> [Exercise instructions] A verbatim copy of the whole listing is what is needed.

────────────────

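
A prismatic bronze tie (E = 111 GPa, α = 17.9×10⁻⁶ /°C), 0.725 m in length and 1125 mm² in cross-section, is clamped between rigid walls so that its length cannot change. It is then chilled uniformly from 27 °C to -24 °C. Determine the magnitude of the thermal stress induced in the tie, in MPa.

σ ≈ 101 MPa (tensile)

With length fixed, the mechanical strain must cancel the thermal strain αΔT = 17.9×10⁻⁶ × 51 = 912.9×10⁻⁶.
Hence σ = E·αΔT = 111×10³ × 912.9×10⁻⁶ = 101.3 MPa, tensile.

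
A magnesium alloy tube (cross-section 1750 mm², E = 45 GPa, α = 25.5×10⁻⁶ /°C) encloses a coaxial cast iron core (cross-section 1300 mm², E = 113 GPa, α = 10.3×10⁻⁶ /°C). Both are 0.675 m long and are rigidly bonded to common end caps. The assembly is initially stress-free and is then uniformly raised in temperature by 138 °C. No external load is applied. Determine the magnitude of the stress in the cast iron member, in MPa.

σ ≈ 82.7 MPa (tensile)

The magnesium alloy has the larger α, so on heating it would change length more than the cast iron if both were free. The rigid plates force a common final length, so the magnesium alloy is put into compression and the cast iron into tension, with equal and opposite forces P (no external load).
Equating the net (thermal + elastic) strains gives |α₁ − α₂|·ΔT = P·[1/(A₁E₁) + 1/(A₂E₂)].
|α₁ − α₂|·ΔT = 15.2×10⁻⁶ × 138 = 0.002098.
1/(A₁E₁) + 1/(A₂E₂) = 1/(1750×45×10³) + 1/(1300×113×10³) = 1.951×10⁻⁸ N⁻¹.
So P = 0.002098 / 1.951×10⁻⁸ = 107.5 kN.
σ_{cast iron} = P/A₂ = 107500/1300 = 82.72 MPa, tensile.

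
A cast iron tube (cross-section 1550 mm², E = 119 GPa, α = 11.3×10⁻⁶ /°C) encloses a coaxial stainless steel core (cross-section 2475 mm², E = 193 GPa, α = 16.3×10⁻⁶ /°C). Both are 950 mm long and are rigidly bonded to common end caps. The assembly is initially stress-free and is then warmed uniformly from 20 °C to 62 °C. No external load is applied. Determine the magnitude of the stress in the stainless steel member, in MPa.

The stainless steel has the larger α, so on heating it would change length more than the cast iron if both were free. The rigid plates force a common final length, so the stainless steel is put into compression and the cast iron into tension, with equal and opposite forces P (no external load).
Equating the net (thermal + elastic) strains gives |α₁ − α₂|·ΔT = P·[1/(A₁E₁) + 1/(A₂E₂)].
|α₁ − α₂|·ΔT = 5×10⁻⁶ × 42 = 0.00021.
1/(A₁E₁) + 1/(A₂E₂) = 1/(1550×119×10³) + 1/(2475×193×10³) = 7.515×10⁻⁹ N⁻¹.
So P = 0.00021 / 7.515×10⁻⁹ = 27.94 kN.
σ_{stainless steel} = P/A₂ = 27940/2475 = 11.29 MPa, compressive.

σ ≈ 11.3 MPa (compressive)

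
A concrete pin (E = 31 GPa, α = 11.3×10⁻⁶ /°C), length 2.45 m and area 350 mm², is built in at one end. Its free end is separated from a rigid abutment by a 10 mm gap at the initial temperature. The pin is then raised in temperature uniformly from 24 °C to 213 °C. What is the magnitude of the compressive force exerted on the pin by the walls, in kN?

P ≈ 0 kN

Unrestrained expansion: δ_free = αΔT L = 11.3×10⁻⁶ × 189 × 2450 = 5.232 mm.
Since δ_free = 5.23 mm is less than the 10 mm gap, the pin never touches the wall. No axial force develops.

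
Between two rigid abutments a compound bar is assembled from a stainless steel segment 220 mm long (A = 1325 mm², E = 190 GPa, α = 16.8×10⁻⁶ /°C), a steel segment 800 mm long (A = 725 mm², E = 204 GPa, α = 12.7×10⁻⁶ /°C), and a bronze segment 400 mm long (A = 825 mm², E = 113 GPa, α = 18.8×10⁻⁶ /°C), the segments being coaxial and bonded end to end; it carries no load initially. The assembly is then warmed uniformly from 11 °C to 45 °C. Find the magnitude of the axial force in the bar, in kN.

P ≈ 68.7 kN (compressive)

If the supports were absent, the total length change would be Σ αᵢΔT Lᵢ = 16.8×10⁻⁶×34×220 + 12.7×10⁻⁶×34×800 + 18.8×10⁻⁶×34×400 = 0.7268 mm.
Since the ends are fixed, an axial force P builds up, equal in every segment, with P · Σ Lᵢ/(AᵢEᵢ) = δ_free.
The series flexibility is Σ Lᵢ/(AᵢEᵢ) = 220/(1325×190×10³) + 800/(725×204×10³) + 400/(825×113×10³) = 1.057×10⁻⁵ mm/N.
So P = 0.7268 / 1.057×10⁻⁵ = 68.74 kN, compressive.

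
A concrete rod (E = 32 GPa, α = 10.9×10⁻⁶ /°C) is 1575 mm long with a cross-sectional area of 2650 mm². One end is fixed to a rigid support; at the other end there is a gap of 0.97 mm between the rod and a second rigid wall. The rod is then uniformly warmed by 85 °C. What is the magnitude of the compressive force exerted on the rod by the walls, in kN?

P ≈ 26.3 kN

Free thermal elongation = αΔT L = 10.9×10⁻⁶ × 85 × 1575 = 1.459 mm.
This exceeds the 0.97 mm gap, so the wall pushes back. The portion of expansion that must be recovered elastically is δ_free − gap = 1.459 − 0.97 = 0.4892 mm.
So σ = E(δ_free − g)/L = 32×10³ × 0.4892/1575 = 9.94 MPa.
Force on the wall = σA = 9.94 × 2650 mm² = 26.34 kN.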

────────────────

> [Task solution]
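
A prismatic bronze tie (E = 111 GPa, α = 17.9×10⁻⁶ /°C), 0.725 m in length and 1125 mm² in cross-section, is clamped between rigid walls so that its length cannot change. It is then chilled uniformly from 27 °C to -24 °C. Determine the magnitude of the thermal stress induced in the tie, in MPa.

σ ≈ 101 MPa (tensile)

With length fixed, the mechanical strain must cancel the thermal strain αΔT = 17.9×10⁻⁶ × 51 = 912.9×10⁻⁶.
Hence σ = E·αΔT = 111×10³ × 912.9×10⁻⁶ = 101.3 MPa, tensile.

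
A magnesium alloy tube (cross-section 1750 mm², E = 45 GPa, α = 25.5×10⁻⁶ /°C) encloses a coaxial cast iron core (cross-section 1300 mm², E = 113 GPa, α = 10.3×10⁻⁶ /°C). Both are 0.675 m long and are rigidly bonded to common end caps. The assembly is initially stress-free and is then uniformly raised in temperature by 138 °C. No external load is applied. Determine the magnitude of the stress in the cast iron member, in MPa.

σ ≈ 82.7 MPa (tensile)

The magnesium alloy has the larger α, so on heating it would change length more than the cast iron if both were free. The rigid plates force a common final length, so the magnesium alloy is put into compression and the cast iron into tension, with equal and opposite forces P (no external load).
Equating the net (thermal + elastic) strains gives |α₁ − α₂|·ΔT = P·[1/(A₁E₁) + 1/(A₂E₂)].
|α₁ − α₂|·ΔT = 15.2×10⁻⁶ × 138 = 0.002098.
1/(A₁E₁) + 1/(A₂E₂) = 1/(1750×45×10³) + 1/(1300×113×10³) = 1.951×10⁻⁸ N⁻¹.
So P = 0.002098 / 1.951×10⁻⁸ = 107.5 kN.
σ_{cast iron} = P/A₂ = 107500/1300 = 82.72 MPa, tensile.

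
A cast iron tube (cross-section 1550 mm², E = 119 GPa, α = 11.3×10⁻⁶ /°C) encloses a coaxial stainless steel core (cross-section 2475 mm², E = 193 GPa, α = 16.3×10⁻⁶ /°C). Both are 950 mm long and are rigidly bonded to common end caps. The assembly is initially stress-free and is then warmed uniformly from 20 °C to 62 °C. No external load is applied. Determine the magnitude of the stress in the stainless steel member, in MPa.

The stainless steel has the larger α, so on heating it would change length more than the cast iron if both were free. The rigid plates force a common final length, so the stainless steel is put into compression and the cast iron into tension, with equal and opposite forces P (no external load).
Equating the net (thermal + elastic) strains gives |α₁ − α₂|·ΔT = P·[1/(A₁E₁) + 1/(A₂E₂)].
|α₁ − α₂|·ΔT = 5×10⁻⁶ × 42 = 0.00021.
1/(A₁E₁) + 1/(A₂E₂) = 1/(1550×119×10³) + 1/(2475×193×10³) = 7.515×10⁻⁹ N⁻¹.
So P = 0.00021 / 7.515×10⁻⁹ = 27.94 kN.
σ_{stainless steel} = P/A₂ = 27940/2475 = 11.29 MPa, compressive.

σ ≈ 11.3 MPa (compressive)

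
A concrete pin (E = 31 GPa, α = 11.3×10⁻⁶ /°C), length 2.45 m and area 350 mm², is built in at one end. Its free end is separated from a rigid abutment by a 10 mm gap at the initial temperature. The pin is then raised in temperature uniformly from 24 °C to 213 °C. What is the magnitude of the compressive force exerted on the pin by the walls, in kN?

P ≈ 0 kN

Unrestrained expansion: δ_free = αΔT L = 11.3×10⁻⁶ × 189 × 2450 = 5.232 mm.
Since δ_free = 5.23 mm is less than the 10 mm gap, the pin never touches the wall. No axial force develops.

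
Between two rigid abutments a compound bar is assembled from a stainless steel segment 220 mm long (A = 1325 mm², E = 190 GPa, α = 16.8×10⁻⁶ /°C), a steel segment 800 mm long (A = 725 mm², E = 204 GPa, α = 12.7×10⁻⁶ /°C), and a bronze segment 400 mm long (A = 825 mm², E = 113 GPa, α = 18.8×10⁻⁶ /°C), the segments being coaxial and bonded end to end; it carries no load initially. The assembly is then warmed uniformly from 11 °C to 45 °C. Find the magnitude of the axial force in the bar, in kN.

P ≈ 68.7 kN (compressive)

If the supports were absent, the total length change would be Σ αᵢΔT Lᵢ = 16.8×10⁻⁶×34×220 + 12.7×10⁻⁶×34×800 + 18.8×10⁻⁶×34×400 = 0.7268 mm.
Since the ends are fixed, an axial force P builds up, equal in every segment, with P · Σ Lᵢ/(AᵢEᵢ) = δ_free.
The series flexibility is Σ Lᵢ/(AᵢEᵢ) = 220/(1325×190×10³) + 800/(725×204×10³) + 400/(825×113×10³) = 1.057×10⁻⁵ mm/N.
So P = 0.7268 / 1.057×10⁻⁵ = 68.74 kN, compressive.

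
A concrete rod (E = 32 GPa, α = 10.9×10⁻⁶ /°C) is 1575 mm long with a cross-sectional area of 2650 mm². One end is fixed to a rigid support; at the other end there is a gap of 0.97 mm between the rod and a second rigid wall. The rod is then uniformly warmed by 85 °C. What is the magnitude of the compressive force exerted on the rod by the walls, in kN?

P ≈ 26.3 kN

Free thermal elongation = αΔT L = 10.9×10⁻⁶ × 85 × 1575 = 1.459 mm.
This exceeds the 0.97 mm gap, so the wall pushes back. The portion of expansion that must be recovered elastically is δ_free − gap = 1.459 − 0.97 = 0.4892 mm.
So σ = E(δ_free − g)/L = 32×10³ × 0.4892/1575 = 9.94 MPa.
Force on the wall = σA = 9.94 × 2650 mm² = 26.34 kN.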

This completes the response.